**** Dataset entries
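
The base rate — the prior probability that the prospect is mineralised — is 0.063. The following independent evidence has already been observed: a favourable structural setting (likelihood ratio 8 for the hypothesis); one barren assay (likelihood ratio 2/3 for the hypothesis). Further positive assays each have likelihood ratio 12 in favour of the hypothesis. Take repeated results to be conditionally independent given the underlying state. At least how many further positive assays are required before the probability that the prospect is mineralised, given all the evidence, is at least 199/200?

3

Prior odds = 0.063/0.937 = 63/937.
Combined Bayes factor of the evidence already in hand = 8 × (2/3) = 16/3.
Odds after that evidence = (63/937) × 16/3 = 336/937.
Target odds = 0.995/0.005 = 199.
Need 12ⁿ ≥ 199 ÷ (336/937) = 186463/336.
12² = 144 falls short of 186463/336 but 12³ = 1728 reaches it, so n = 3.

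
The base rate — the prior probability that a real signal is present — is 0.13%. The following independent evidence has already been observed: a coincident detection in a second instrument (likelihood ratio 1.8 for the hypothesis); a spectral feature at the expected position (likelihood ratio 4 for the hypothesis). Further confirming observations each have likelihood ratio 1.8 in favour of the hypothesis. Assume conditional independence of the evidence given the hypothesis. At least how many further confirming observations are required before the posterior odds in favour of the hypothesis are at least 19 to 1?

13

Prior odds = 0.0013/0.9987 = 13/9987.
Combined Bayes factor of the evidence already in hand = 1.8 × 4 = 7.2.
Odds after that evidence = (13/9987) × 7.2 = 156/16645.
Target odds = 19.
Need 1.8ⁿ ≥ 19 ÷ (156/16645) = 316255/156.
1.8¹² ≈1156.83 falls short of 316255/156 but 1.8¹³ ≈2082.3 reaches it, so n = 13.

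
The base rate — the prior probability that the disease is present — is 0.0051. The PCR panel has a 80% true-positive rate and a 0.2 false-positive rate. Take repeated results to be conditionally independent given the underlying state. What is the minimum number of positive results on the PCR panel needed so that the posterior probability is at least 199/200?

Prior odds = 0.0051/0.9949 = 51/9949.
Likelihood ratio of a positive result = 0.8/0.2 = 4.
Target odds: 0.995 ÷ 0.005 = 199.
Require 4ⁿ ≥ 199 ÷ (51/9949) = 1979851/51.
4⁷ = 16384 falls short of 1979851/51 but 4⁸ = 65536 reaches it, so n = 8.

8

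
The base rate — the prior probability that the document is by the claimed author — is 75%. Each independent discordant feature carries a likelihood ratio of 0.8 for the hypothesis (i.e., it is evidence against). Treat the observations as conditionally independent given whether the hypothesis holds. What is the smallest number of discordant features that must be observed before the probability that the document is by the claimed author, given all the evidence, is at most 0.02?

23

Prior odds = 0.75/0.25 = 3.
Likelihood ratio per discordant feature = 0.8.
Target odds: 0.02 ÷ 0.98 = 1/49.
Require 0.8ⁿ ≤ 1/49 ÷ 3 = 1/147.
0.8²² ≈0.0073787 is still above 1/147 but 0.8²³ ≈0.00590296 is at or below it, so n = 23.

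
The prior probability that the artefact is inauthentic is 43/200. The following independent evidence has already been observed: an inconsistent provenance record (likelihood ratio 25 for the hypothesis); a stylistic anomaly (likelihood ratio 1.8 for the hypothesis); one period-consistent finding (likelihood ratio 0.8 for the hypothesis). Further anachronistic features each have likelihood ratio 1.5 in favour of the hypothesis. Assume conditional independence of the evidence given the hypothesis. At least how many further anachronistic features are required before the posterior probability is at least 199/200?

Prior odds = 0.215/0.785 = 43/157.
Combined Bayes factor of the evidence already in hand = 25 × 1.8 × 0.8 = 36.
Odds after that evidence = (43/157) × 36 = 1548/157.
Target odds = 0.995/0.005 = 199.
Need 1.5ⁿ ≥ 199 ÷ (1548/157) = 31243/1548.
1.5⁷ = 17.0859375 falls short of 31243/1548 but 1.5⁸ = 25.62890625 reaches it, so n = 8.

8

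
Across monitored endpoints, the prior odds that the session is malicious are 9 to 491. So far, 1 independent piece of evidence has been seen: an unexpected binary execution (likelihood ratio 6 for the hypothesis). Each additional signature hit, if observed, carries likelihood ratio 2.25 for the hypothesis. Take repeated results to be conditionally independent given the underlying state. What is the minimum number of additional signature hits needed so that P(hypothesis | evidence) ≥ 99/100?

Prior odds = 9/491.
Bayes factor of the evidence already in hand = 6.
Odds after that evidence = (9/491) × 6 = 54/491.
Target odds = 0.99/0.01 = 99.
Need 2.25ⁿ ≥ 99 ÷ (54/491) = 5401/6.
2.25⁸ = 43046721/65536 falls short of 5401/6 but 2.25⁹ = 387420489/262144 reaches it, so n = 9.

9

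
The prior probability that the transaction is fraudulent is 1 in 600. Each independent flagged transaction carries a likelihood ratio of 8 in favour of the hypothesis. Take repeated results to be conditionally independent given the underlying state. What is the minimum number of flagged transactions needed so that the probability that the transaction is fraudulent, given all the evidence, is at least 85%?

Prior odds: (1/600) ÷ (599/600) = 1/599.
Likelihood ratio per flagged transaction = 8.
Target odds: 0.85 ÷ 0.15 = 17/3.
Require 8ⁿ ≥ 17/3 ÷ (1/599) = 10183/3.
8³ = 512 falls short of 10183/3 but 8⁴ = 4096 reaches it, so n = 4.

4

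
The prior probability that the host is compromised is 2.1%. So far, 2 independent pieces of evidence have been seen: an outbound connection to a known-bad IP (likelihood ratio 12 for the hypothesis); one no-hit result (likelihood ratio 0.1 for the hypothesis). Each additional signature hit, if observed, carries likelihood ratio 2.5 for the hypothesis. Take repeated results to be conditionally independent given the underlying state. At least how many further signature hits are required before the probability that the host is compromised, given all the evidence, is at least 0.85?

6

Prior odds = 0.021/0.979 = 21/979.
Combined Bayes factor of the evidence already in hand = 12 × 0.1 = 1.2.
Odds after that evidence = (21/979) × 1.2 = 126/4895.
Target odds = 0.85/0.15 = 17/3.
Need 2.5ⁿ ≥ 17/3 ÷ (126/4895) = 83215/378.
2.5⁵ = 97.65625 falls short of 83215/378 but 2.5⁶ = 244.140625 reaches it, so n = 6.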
********
**Try it**
Exactly as they appear above, the records are to be transcribed in full.

**Solved problem**
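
The base rate — the prior probability that the prospect is mineralised — is 0.063. The following independent evidence has already been observed: a favourable structural setting (likelihood ratio 8 for the hypothesis); one barren assay (likelihood ratio 2/3 for the hypothesis). Further positive assays each have likelihood ratio 12 in favour of the hypothesis. Take repeated results to be conditionally independent given the underlying state. At least how many further positive assays are required before the probability that the prospect is mineralised, given all the evidence, is at least 199/200?

3

Prior odds = 0.063/0.937 = 63/937.
Combined Bayes factor of the evidence already in hand = 8 × (2/3) = 16/3.
Odds after that evidence = (63/937) × 16/3 = 336/937.
Target odds = 0.995/0.005 = 199.
Need 12ⁿ ≥ 199 ÷ (336/937) = 186463/336.
12² = 144 falls short of 186463/336 but 12³ = 1728 reaches it, so n = 3.

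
The base rate — the prior probability that a real signal is present — is 0.13%. The following independent evidence has already been observed: a coincident detection in a second instrument (likelihood ratio 1.8 for the hypothesis); a spectral feature at the expected position (likelihood ratio 4 for the hypothesis). Further confirming observations each have likelihood ratio 1.8 in favour of the hypothesis. Assume conditional independence of the evidence given the hypothesis. At least how many further confirming observations are required before the posterior odds in favour of the hypothesis are at least 19 to 1?

13

Prior odds = 0.0013/0.9987 = 13/9987.
Combined Bayes factor of the evidence already in hand = 1.8 × 4 = 7.2.
Odds after that evidence = (13/9987) × 7.2 = 156/16645.
Target odds = 19.
Need 1.8ⁿ ≥ 19 ÷ (156/16645) = 316255/156.
1.8¹² ≈1156.83 falls short of 316255/156 but 1.8¹³ ≈2082.3 reaches it, so n = 13.

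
The base rate — the prior probability that the disease is present — is 0.0051. The PCR panel has a 80% true-positive rate and a 0.2 false-positive rate. Take repeated results to be conditionally independent given the underlying state. What is the minimum number of positive results on the PCR panel needed so that the posterior probability is at least 199/200?

Prior odds = 0.0051/0.9949 = 51/9949.
Likelihood ratio of a positive result = 0.8/0.2 = 4.
Target odds: 0.995 ÷ 0.005 = 199.
Require 4ⁿ ≥ 199 ÷ (51/9949) = 1979851/51.
4⁷ = 16384 falls short of 1979851/51 but 4⁸ = 65536 reaches it, so n = 8.

8

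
The base rate — the prior probability that the document is by the claimed author — is 75%. Each independent discordant feature carries a likelihood ratio of 0.8 for the hypothesis (i.e., it is evidence against). Treat the observations as conditionally independent given whether the hypothesis holds. What is the smallest number of discordant features that must be observed before the probability that the document is by the claimed author, given all the evidence, is at most 0.02?

23

Prior odds = 0.75/0.25 = 3.
Likelihood ratio per discordant feature = 0.8.
Target odds: 0.02 ÷ 0.98 = 1/49.
Require 0.8ⁿ ≤ 1/49 ÷ 3 = 1/147.
0.8²² ≈0.0073787 is still above 1/147 but 0.8²³ ≈0.00590296 is at or below it, so n = 23.

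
The prior probability that the artefact is inauthentic is 43/200. The following independent evidence has already been observed: an inconsistent provenance record (likelihood ratio 25 for the hypothesis); a stylistic anomaly (likelihood ratio 1.8 for the hypothesis); one period-consistent finding (likelihood ratio 0.8 for the hypothesis). Further anachronistic features each have likelihood ratio 1.5 in favour of the hypothesis. Assume conditional independence of the evidence given the hypothesis. At least how many further anachronistic features are required before the posterior probability is at least 199/200?

Prior odds = 0.215/0.785 = 43/157.
Combined Bayes factor of the evidence already in hand = 25 × 1.8 × 0.8 = 36.
Odds after that evidence = (43/157) × 36 = 1548/157.
Target odds = 0.995/0.005 = 199.
Need 1.5ⁿ ≥ 199 ÷ (1548/157) = 31243/1548.
1.5⁷ = 17.0859375 falls short of 31243/1548 but 1.5⁸ = 25.62890625 reaches it, so n = 8.

8

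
Across monitored endpoints, the prior odds that the session is malicious are 9 to 491. So far, 1 independent piece of evidence has been seen: an unexpected binary execution (likelihood ratio 6 for the hypothesis). Each additional signature hit, if observed, carries likelihood ratio 2.25 for the hypothesis. Take repeated results to be conditionally independent given the underlying state. What is the minimum number of additional signature hits needed so that P(hypothesis | evidence) ≥ 99/100?

Prior odds = 9/491.
Bayes factor of the evidence already in hand = 6.
Odds after that evidence = (9/491) × 6 = 54/491.
Target odds = 0.99/0.01 = 99.
Need 2.25ⁿ ≥ 99 ÷ (54/491) = 5401/6.
2.25⁸ = 43046721/65536 falls short of 5401/6 but 2.25⁹ = 387420489/262144 reaches it, so n = 9.

9

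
The prior probability that the transaction is fraudulent is 1 in 600. Each independent flagged transaction carries a likelihood ratio of 8 in favour of the hypothesis. Take repeated results to be conditionally independent given the underlying state. What is the minimum number of flagged transactions needed so that the probability that the transaction is fraudulent, given all the evidence, is at least 85%?

Prior odds: (1/600) ÷ (599/600) = 1/599.
Likelihood ratio per flagged transaction = 8.
Target odds: 0.85 ÷ 0.15 = 17/3.
Require 8ⁿ ≥ 17/3 ÷ (1/599) = 10183/3.
8³ = 512 falls short of 10183/3 but 8⁴ = 4096 reaches it, so n = 4.

4

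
The prior probability that the host is compromised is 2.1%. So far, 2 independent pieces of evidence have been seen: an outbound connection to a known-bad IP (likelihood ratio 12 for the hypothesis); one no-hit result (likelihood ratio 0.1 for the hypothesis). Each additional signature hit, if observed, carries likelihood ratio 2.5 for the hypothesis. Take repeated results to be conditionally independent given the underlying state. At least how many further signature hits are required before the probability that the host is compromised, given all the evidence, is at least 0.85?

6

Prior odds = 0.021/0.979 = 21/979.
Combined Bayes factor of the evidence already in hand = 12 × 0.1 = 1.2.
Odds after that evidence = (21/979) × 1.2 = 126/4895.
Target odds = 0.85/0.15 = 17/3.
Need 2.5ⁿ ≥ 17/3 ÷ (126/4895) = 83215/378.
2.5⁵ = 97.65625 falls short of 83215/378 but 2.5⁶ = 244.140625 reaches it, so n = 6.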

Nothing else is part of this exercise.